═════ Material for this task

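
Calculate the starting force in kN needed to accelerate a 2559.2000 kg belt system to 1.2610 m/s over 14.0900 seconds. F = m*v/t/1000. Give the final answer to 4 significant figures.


F = 2559.2000 * 1.2610 / 14.0900 / 1000
F = 0.2290 kN


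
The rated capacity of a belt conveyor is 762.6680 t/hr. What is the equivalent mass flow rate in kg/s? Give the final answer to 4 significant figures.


m_dot = 762.6680 * 1000 / 3600
m_dot = 211.9 kg/s


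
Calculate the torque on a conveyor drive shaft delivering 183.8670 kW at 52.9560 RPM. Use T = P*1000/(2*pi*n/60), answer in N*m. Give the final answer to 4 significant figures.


omega = 2*pi*52.9560/60 = 5.54554 rad/s
T = 183.8670*1000 / 5.54554
T = 33160 N*m


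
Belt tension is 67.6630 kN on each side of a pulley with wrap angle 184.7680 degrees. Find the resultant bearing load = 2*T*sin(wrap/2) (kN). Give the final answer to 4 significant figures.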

══════════

**What is needed:** Transcribe each entry above exactly as it reads.

**Task output:**
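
Calculate the starting force in kN needed to accelerate a 2559.2000 kg belt system to 1.2610 m/s over 14.0900 seconds. F = m*v/t/1000. Give the final answer to 4 significant figures.


F = 2559.2000 * 1.2610 / 14.0900 / 1000
F = 0.2290 kN


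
The rated capacity of a belt conveyor is 762.6680 t/hr. What is the equivalent mass flow rate in kg/s? Give the final answer to 4 significant figures.


m_dot = 762.6680 * 1000 / 3600
m_dot = 211.9 kg/s


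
Calculate the torque on a conveyor drive shaft delivering 183.8670 kW at 52.9560 RPM. Use T = P*1000/(2*pi*n/60), answer in N*m. Give the final answer to 4 significant figures.


omega = 2*pi*52.9560/60 = 5.54554 rad/s
T = 183.8670*1000 / 5.54554
T = 33160 N*m


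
Belt tension is 67.6630 kN on each side of a pulley with wrap angle 184.7680 degrees. Find the resultant bearing load = 2*T*sin(wrap/2) (kN). Give the final answer to 4 significant figures.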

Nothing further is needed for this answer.